WHAT THE TASK ASKS:
Your response should consist of every line below, reproduced without alteration.

GIVEN DATA:
########################################
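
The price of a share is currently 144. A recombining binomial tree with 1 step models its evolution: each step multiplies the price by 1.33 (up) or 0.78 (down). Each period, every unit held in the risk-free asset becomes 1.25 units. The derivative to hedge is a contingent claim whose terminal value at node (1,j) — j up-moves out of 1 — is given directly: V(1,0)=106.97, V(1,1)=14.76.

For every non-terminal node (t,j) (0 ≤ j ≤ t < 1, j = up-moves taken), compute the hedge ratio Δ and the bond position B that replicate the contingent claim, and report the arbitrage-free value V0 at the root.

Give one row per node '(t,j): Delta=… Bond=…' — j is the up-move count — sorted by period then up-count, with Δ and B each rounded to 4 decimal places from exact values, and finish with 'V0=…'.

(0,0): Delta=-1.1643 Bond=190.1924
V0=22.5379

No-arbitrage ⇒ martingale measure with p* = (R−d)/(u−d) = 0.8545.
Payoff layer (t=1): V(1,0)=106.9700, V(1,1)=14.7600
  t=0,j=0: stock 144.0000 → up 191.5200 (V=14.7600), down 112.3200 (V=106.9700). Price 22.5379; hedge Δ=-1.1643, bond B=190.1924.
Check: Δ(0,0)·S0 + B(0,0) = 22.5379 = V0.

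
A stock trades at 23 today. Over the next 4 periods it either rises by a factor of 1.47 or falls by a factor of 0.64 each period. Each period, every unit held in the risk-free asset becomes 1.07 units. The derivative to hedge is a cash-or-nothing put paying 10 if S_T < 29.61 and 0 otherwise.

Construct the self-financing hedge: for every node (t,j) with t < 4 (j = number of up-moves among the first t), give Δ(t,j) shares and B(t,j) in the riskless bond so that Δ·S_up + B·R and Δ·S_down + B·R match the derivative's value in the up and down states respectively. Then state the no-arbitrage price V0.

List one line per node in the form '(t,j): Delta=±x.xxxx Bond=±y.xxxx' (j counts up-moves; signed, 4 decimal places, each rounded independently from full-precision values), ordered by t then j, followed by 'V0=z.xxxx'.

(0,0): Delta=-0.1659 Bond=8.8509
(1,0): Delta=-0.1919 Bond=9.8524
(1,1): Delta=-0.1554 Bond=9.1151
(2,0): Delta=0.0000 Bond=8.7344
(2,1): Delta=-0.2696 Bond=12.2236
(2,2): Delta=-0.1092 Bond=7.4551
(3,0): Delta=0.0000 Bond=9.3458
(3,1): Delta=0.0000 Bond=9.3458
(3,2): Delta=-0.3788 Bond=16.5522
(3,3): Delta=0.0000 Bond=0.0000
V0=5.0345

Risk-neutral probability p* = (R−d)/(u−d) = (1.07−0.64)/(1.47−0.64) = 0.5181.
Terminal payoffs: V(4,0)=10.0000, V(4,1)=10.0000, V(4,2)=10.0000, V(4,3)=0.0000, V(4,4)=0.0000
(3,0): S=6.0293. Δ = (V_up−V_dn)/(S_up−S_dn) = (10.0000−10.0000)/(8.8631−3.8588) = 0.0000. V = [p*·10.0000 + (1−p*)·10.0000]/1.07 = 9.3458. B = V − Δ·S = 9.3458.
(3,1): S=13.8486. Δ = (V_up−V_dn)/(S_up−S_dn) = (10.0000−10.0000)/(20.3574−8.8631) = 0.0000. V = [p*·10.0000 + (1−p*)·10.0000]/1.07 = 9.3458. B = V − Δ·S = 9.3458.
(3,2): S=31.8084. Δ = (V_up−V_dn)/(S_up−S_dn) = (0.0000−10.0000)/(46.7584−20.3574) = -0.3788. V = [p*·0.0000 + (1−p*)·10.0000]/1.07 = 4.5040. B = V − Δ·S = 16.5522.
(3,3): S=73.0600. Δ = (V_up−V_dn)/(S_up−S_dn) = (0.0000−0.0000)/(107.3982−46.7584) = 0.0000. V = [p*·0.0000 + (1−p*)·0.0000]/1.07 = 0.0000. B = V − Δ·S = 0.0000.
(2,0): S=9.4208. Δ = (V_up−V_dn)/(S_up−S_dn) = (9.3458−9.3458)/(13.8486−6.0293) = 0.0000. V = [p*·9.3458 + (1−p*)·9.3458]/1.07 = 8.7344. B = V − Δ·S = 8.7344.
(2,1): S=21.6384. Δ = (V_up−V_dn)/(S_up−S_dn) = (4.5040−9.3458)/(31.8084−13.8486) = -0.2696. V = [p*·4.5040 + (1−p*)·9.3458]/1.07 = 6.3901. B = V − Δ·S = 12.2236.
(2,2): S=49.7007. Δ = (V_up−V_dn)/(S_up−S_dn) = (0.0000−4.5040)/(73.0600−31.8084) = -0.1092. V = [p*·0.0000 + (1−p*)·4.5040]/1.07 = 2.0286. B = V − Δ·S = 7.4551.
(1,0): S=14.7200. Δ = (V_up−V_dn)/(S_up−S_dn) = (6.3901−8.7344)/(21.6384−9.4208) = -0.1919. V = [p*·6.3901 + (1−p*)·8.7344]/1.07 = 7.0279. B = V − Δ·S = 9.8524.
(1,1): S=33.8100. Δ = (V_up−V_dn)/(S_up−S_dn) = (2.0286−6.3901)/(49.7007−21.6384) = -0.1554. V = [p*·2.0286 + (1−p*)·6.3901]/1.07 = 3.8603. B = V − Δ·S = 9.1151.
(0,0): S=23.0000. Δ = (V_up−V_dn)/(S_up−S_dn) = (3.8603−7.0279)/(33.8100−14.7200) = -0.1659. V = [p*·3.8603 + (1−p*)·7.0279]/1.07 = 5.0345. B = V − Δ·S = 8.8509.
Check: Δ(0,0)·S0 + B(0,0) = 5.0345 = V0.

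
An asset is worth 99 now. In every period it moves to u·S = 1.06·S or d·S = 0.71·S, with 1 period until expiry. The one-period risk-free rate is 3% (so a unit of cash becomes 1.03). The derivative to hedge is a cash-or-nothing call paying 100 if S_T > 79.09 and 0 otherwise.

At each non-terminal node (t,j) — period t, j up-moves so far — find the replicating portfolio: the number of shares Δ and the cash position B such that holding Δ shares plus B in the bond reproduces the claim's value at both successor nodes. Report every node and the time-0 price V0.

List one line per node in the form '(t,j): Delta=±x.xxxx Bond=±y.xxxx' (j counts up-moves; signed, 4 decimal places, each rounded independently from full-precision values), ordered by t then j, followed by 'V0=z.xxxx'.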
########################################
OUTPUT FOR THIS EXERCISE:
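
The price of a share is currently 144. A recombining binomial tree with 1 step models its evolution: each step multiplies the price by 1.33 (up) or 0.78 (down). Each period, every unit held in the risk-free asset becomes 1.25 units. The derivative to hedge is a contingent claim whose terminal value at node (1,j) — j up-moves out of 1 — is given directly: V(1,0)=106.97, V(1,1)=14.76.

For every non-terminal node (t,j) (0 ≤ j ≤ t < 1, j = up-moves taken), compute the hedge ratio Δ and the bond position B that replicate the contingent claim, and report the arbitrage-free value V0 at the root.

Give one row per node '(t,j): Delta=… Bond=…' — j is the up-move count — sorted by period then up-count, with Δ and B each rounded to 4 decimal places from exact values, and finish with 'V0=…'.

(0,0): Delta=-1.1643 Bond=190.1924
V0=22.5379

No-arbitrage ⇒ martingale measure with p* = (R−d)/(u−d) = 0.8545.
Payoff layer (t=1): V(1,0)=106.9700, V(1,1)=14.7600
  t=0,j=0: stock 144.0000 → up 191.5200 (V=14.7600), down 112.3200 (V=106.9700). Price 22.5379; hedge Δ=-1.1643, bond B=190.1924.
Check: Δ(0,0)·S0 + B(0,0) = 22.5379 = V0.

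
A stock trades at 23 today. Over the next 4 periods it either rises by a factor of 1.47 or falls by a factor of 0.64 each period. Each period, every unit held in the risk-free asset becomes 1.07 units. The derivative to hedge is a cash-or-nothing put paying 10 if S_T < 29.61 and 0 otherwise.

Construct the self-financing hedge: for every node (t,j) with t < 4 (j = number of up-moves among the first t), give Δ(t,j) shares and B(t,j) in the riskless bond so that Δ·S_up + B·R and Δ·S_down + B·R match the derivative's value in the up and down states respectively. Then state the no-arbitrage price V0.

List one line per node in the form '(t,j): Delta=±x.xxxx Bond=±y.xxxx' (j counts up-moves; signed, 4 decimal places, each rounded independently from full-precision values), ordered by t then j, followed by 'V0=z.xxxx'.

(0,0): Delta=-0.1659 Bond=8.8509
(1,0): Delta=-0.1919 Bond=9.8524
(1,1): Delta=-0.1554 Bond=9.1151
(2,0): Delta=0.0000 Bond=8.7344
(2,1): Delta=-0.2696 Bond=12.2236
(2,2): Delta=-0.1092 Bond=7.4551
(3,0): Delta=0.0000 Bond=9.3458
(3,1): Delta=0.0000 Bond=9.3458
(3,2): Delta=-0.3788 Bond=16.5522
(3,3): Delta=0.0000 Bond=0.0000
V0=5.0345

Risk-neutral probability p* = (R−d)/(u−d) = (1.07−0.64)/(1.47−0.64) = 0.5181.
Terminal payoffs: V(4,0)=10.0000, V(4,1)=10.0000, V(4,2)=10.0000, V(4,3)=0.0000, V(4,4)=0.0000
(3,0): S=6.0293. Δ = (V_up−V_dn)/(S_up−S_dn) = (10.0000−10.0000)/(8.8631−3.8588) = 0.0000. V = [p*·10.0000 + (1−p*)·10.0000]/1.07 = 9.3458. B = V − Δ·S = 9.3458.
(3,1): S=13.8486. Δ = (V_up−V_dn)/(S_up−S_dn) = (10.0000−10.0000)/(20.3574−8.8631) = 0.0000. V = [p*·10.0000 + (1−p*)·10.0000]/1.07 = 9.3458. B = V − Δ·S = 9.3458.
(3,2): S=31.8084. Δ = (V_up−V_dn)/(S_up−S_dn) = (0.0000−10.0000)/(46.7584−20.3574) = -0.3788. V = [p*·0.0000 + (1−p*)·10.0000]/1.07 = 4.5040. B = V − Δ·S = 16.5522.
(3,3): S=73.0600. Δ = (V_up−V_dn)/(S_up−S_dn) = (0.0000−0.0000)/(107.3982−46.7584) = 0.0000. V = [p*·0.0000 + (1−p*)·0.0000]/1.07 = 0.0000. B = V − Δ·S = 0.0000.
(2,0): S=9.4208. Δ = (V_up−V_dn)/(S_up−S_dn) = (9.3458−9.3458)/(13.8486−6.0293) = 0.0000. V = [p*·9.3458 + (1−p*)·9.3458]/1.07 = 8.7344. B = V − Δ·S = 8.7344.
(2,1): S=21.6384. Δ = (V_up−V_dn)/(S_up−S_dn) = (4.5040−9.3458)/(31.8084−13.8486) = -0.2696. V = [p*·4.5040 + (1−p*)·9.3458]/1.07 = 6.3901. B = V − Δ·S = 12.2236.
(2,2): S=49.7007. Δ = (V_up−V_dn)/(S_up−S_dn) = (0.0000−4.5040)/(73.0600−31.8084) = -0.1092. V = [p*·0.0000 + (1−p*)·4.5040]/1.07 = 2.0286. B = V − Δ·S = 7.4551.
(1,0): S=14.7200. Δ = (V_up−V_dn)/(S_up−S_dn) = (6.3901−8.7344)/(21.6384−9.4208) = -0.1919. V = [p*·6.3901 + (1−p*)·8.7344]/1.07 = 7.0279. B = V − Δ·S = 9.8524.
(1,1): S=33.8100. Δ = (V_up−V_dn)/(S_up−S_dn) = (2.0286−6.3901)/(49.7007−21.6384) = -0.1554. V = [p*·2.0286 + (1−p*)·6.3901]/1.07 = 3.8603. B = V − Δ·S = 9.1151.
(0,0): S=23.0000. Δ = (V_up−V_dn)/(S_up−S_dn) = (3.8603−7.0279)/(33.8100−14.7200) = -0.1659. V = [p*·3.8603 + (1−p*)·7.0279]/1.07 = 5.0345. B = V − Δ·S = 8.8509.
Check: Δ(0,0)·S0 + B(0,0) = 5.0345 = V0.

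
An asset is worth 99 now. In every period it moves to u·S = 1.06·S or d·S = 0.71·S, with 1 period until expiry. The one-period risk-free rate is 3% (so a unit of cash becomes 1.03). The derivative to hedge is a cash-or-nothing call paying 100 if S_T > 79.09 and 0 otherwise.

At each non-terminal node (t,j) — period t, j up-moves so far — find the replicating portfolio: the number of shares Δ and the cash position B such that holding Δ shares plus B in the bond reproduces the claim's value at both successor nodes. Report every node and the time-0 price V0.

List one line per node in the form '(t,j): Delta=±x.xxxx Bond=±y.xxxx' (j counts up-moves; signed, 4 decimal places, each rounded independently from full-precision values), ordered by t then j, followed by 'V0=z.xxxx'.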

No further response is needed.